====== The input
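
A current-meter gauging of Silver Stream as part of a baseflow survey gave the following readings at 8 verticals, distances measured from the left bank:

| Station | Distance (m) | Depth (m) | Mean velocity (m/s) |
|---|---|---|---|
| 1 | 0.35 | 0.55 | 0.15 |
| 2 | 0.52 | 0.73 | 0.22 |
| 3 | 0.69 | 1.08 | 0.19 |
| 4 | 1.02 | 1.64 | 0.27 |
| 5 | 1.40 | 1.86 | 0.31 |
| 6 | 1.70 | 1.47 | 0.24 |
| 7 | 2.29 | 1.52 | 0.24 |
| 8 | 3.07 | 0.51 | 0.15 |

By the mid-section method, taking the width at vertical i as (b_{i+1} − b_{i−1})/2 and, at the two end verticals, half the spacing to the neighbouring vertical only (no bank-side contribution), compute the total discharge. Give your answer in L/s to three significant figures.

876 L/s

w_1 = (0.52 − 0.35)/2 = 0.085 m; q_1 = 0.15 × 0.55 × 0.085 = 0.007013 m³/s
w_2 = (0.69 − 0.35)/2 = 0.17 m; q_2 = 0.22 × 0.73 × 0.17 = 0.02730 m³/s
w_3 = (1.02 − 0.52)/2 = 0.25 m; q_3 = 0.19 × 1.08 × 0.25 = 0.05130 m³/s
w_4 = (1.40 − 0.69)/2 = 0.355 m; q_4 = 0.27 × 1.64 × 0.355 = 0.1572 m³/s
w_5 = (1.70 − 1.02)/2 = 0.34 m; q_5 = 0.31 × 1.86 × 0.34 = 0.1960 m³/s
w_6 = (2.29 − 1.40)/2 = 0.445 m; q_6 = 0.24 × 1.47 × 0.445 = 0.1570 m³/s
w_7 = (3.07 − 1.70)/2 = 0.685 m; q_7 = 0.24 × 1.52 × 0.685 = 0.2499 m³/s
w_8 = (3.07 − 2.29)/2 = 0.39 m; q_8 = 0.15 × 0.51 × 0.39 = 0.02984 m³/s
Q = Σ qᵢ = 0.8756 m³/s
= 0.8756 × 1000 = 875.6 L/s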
============
====== The input
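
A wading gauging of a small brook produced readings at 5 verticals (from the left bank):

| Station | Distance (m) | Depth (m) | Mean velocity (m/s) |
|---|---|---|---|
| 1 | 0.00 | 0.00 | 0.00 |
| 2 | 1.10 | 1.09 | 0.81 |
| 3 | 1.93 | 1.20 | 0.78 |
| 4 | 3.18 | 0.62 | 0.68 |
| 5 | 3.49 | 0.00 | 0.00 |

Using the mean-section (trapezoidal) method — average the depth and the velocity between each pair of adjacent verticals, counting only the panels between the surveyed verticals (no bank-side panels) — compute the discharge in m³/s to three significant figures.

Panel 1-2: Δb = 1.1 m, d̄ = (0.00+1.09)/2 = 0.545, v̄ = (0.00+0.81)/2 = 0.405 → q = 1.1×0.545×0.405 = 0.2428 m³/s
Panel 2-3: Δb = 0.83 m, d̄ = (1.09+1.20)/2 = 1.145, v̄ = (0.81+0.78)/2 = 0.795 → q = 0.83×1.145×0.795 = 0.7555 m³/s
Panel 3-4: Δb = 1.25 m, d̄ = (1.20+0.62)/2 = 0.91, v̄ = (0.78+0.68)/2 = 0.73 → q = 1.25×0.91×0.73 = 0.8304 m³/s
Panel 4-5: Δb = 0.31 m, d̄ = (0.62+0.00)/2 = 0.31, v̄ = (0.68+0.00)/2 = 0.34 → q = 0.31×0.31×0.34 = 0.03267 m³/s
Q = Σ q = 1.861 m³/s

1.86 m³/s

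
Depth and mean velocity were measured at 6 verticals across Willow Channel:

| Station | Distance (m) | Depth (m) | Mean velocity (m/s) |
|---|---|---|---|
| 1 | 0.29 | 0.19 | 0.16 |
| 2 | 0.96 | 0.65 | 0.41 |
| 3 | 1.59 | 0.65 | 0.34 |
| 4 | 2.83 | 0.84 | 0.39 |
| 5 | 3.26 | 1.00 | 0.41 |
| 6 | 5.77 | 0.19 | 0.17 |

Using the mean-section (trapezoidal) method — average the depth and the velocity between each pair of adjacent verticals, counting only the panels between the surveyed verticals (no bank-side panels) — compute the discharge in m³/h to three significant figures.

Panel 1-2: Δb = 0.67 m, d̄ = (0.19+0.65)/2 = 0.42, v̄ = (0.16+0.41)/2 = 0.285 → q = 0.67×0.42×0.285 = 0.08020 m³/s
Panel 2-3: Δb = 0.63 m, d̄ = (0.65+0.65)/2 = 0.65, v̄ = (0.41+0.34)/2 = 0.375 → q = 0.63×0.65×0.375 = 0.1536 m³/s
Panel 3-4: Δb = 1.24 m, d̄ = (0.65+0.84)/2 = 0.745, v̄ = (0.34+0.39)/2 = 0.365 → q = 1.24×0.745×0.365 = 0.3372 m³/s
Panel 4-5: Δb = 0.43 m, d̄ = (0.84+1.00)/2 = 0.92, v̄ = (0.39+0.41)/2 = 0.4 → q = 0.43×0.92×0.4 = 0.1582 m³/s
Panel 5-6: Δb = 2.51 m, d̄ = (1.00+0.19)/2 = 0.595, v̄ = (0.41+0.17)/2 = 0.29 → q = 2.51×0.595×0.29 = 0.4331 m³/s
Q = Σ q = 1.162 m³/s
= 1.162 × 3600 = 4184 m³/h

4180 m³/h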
============
Task
When the line with "A current-meter gauging" is reached in the data above, start copying there, and copy each line exactly until the line with "0.55 | 0.15 |" has been copied; copy nothing else.

Completed task
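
A current-meter gauging of Silver Stream as part of a baseflow survey gave the following readings at 8 verticals, distances measured from the left bank:

| Station | Distance (m) | Depth (m) | Mean velocity (m/s) |
|---|---|---|---|
| 1 | 0.35 | 0.55 | 0.15 |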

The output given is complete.